About this task –
Set down the line that contains "From longitude 148.6°W, move" and every line after it to the end of the entries, exactly as they stand and nothing more.

>>>

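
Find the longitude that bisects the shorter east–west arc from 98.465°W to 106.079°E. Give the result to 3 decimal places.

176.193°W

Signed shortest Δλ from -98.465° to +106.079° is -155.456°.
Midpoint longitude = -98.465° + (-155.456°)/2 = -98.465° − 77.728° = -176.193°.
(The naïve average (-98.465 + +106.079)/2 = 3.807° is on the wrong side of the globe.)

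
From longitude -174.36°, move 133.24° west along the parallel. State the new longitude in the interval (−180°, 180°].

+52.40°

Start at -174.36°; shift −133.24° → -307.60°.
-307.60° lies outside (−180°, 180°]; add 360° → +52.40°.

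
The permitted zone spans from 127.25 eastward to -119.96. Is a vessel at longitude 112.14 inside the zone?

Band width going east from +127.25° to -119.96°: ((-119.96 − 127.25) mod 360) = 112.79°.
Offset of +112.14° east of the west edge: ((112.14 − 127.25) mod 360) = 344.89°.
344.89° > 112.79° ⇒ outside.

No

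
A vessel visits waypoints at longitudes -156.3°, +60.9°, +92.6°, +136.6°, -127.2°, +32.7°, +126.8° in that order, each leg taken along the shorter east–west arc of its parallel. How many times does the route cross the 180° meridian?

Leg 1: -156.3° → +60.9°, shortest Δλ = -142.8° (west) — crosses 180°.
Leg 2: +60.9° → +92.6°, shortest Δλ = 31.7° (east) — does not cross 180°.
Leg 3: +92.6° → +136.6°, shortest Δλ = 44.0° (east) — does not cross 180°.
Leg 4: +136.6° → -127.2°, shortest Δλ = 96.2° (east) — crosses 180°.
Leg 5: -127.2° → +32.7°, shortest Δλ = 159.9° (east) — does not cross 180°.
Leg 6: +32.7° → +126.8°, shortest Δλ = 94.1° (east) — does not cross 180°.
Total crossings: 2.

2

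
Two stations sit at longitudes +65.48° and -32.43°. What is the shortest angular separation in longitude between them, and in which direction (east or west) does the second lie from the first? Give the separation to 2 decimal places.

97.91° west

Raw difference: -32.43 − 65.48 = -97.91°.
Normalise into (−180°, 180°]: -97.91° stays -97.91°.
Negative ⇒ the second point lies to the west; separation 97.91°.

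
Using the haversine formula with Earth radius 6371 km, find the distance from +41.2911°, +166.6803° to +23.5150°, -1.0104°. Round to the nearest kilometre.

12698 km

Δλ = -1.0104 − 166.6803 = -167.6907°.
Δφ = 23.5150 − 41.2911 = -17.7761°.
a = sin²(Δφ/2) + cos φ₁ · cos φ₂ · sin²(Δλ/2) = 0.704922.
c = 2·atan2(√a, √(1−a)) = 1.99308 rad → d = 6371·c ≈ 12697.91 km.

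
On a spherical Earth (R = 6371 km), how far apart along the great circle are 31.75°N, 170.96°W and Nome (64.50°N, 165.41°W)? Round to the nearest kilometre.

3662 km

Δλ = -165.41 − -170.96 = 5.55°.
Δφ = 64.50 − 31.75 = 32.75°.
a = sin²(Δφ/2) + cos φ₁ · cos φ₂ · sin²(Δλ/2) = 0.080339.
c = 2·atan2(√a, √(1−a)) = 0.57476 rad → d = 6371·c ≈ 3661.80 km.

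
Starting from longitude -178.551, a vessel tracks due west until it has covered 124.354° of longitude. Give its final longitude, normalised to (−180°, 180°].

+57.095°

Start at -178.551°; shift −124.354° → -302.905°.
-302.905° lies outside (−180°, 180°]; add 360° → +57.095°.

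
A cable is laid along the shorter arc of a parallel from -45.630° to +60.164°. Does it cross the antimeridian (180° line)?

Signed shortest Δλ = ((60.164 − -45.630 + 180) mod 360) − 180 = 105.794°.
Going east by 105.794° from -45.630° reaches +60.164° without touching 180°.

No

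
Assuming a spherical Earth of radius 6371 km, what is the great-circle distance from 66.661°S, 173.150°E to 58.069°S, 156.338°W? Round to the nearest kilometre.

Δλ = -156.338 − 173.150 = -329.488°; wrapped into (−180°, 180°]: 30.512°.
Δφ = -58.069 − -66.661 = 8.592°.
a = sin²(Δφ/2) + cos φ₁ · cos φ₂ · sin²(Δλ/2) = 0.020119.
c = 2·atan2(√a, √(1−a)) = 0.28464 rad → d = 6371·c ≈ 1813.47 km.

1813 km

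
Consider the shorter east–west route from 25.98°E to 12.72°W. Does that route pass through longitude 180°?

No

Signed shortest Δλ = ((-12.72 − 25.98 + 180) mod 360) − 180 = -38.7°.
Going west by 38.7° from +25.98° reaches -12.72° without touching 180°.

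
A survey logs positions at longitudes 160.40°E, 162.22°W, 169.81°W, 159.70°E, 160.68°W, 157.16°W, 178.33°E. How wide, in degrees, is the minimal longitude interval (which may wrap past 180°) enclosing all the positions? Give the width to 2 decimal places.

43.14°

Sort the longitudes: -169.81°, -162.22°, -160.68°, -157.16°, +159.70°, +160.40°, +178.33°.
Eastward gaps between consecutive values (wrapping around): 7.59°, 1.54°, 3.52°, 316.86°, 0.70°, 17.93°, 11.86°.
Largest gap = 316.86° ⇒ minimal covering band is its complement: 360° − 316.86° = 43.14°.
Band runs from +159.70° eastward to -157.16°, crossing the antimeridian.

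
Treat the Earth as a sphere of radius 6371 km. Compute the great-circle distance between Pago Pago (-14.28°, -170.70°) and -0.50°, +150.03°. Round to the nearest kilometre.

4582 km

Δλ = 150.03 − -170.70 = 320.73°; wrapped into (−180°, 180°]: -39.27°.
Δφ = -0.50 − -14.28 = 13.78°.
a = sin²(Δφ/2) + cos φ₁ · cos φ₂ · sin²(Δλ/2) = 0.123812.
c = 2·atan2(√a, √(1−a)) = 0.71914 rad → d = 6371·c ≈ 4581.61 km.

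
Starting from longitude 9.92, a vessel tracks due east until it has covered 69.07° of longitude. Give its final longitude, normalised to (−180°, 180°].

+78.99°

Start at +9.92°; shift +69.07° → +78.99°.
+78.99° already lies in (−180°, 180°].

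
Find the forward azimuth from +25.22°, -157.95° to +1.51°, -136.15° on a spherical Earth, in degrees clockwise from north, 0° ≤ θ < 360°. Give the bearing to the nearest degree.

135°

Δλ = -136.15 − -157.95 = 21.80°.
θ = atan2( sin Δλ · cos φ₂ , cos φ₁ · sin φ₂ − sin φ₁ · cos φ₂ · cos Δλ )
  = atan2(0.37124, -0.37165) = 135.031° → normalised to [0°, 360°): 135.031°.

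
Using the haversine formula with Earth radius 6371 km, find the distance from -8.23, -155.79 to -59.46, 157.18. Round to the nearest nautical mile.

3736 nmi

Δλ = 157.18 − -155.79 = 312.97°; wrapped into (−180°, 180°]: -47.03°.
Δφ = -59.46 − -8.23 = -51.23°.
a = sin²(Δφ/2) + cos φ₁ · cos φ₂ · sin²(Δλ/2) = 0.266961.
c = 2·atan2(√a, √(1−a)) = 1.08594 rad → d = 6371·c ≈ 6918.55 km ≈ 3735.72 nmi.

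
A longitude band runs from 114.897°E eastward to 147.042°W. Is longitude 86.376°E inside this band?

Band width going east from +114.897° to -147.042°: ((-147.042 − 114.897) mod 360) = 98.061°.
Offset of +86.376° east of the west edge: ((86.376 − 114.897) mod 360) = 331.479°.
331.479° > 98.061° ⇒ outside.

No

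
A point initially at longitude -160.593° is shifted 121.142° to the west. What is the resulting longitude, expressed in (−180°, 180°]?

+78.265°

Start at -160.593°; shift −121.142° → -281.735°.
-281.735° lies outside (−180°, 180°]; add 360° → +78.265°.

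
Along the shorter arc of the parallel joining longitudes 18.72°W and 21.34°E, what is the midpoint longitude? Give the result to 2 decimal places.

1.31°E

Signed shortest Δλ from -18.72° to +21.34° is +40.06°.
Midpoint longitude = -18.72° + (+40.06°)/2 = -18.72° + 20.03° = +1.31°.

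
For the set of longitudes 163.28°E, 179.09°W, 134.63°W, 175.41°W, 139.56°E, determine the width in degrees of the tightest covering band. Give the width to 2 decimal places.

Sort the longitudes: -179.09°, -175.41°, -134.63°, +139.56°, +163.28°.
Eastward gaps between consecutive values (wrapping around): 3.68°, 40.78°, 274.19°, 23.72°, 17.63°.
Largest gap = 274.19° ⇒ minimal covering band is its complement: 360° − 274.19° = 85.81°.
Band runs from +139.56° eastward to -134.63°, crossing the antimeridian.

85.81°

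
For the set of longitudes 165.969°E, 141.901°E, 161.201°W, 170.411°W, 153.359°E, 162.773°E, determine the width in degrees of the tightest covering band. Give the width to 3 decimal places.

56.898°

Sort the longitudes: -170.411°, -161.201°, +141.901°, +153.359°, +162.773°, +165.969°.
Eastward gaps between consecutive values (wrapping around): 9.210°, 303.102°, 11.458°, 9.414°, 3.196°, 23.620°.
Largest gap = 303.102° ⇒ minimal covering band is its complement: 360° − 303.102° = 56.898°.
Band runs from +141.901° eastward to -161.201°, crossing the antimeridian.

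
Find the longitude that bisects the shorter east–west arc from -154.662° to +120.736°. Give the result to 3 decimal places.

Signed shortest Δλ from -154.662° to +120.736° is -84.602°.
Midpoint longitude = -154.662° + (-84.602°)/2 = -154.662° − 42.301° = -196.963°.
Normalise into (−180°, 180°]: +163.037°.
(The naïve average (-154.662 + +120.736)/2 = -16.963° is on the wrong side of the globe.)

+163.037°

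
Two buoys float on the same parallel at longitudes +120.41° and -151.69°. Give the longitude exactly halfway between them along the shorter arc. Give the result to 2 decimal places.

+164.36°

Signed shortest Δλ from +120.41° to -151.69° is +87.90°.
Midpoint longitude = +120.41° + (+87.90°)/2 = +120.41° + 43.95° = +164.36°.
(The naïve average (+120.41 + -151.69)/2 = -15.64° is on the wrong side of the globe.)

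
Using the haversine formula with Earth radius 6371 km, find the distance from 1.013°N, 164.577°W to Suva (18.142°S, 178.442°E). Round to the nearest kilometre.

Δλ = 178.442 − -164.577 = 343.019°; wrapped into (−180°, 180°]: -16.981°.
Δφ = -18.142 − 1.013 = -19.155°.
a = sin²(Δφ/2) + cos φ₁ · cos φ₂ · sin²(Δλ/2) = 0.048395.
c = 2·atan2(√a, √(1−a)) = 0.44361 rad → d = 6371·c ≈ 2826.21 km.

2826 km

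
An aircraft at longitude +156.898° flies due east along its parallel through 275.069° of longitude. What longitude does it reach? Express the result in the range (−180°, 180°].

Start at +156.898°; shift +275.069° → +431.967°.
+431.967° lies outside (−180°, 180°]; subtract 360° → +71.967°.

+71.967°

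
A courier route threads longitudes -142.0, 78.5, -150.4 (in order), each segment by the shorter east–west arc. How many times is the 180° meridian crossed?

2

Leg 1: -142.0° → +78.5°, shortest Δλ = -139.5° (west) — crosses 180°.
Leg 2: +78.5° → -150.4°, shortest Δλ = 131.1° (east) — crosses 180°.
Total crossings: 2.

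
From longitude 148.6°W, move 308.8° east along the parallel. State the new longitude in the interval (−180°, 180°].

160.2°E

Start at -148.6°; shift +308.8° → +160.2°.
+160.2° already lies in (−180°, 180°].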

<<<

The completed task –
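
From longitude 148.6°W, move 308.8° east along the parallel. State the new longitude in the interval (−180°, 180°].

160.2°E

Start at -148.6°; shift +308.8° → +160.2°.
+160.2° already lies in (−180°, 180°].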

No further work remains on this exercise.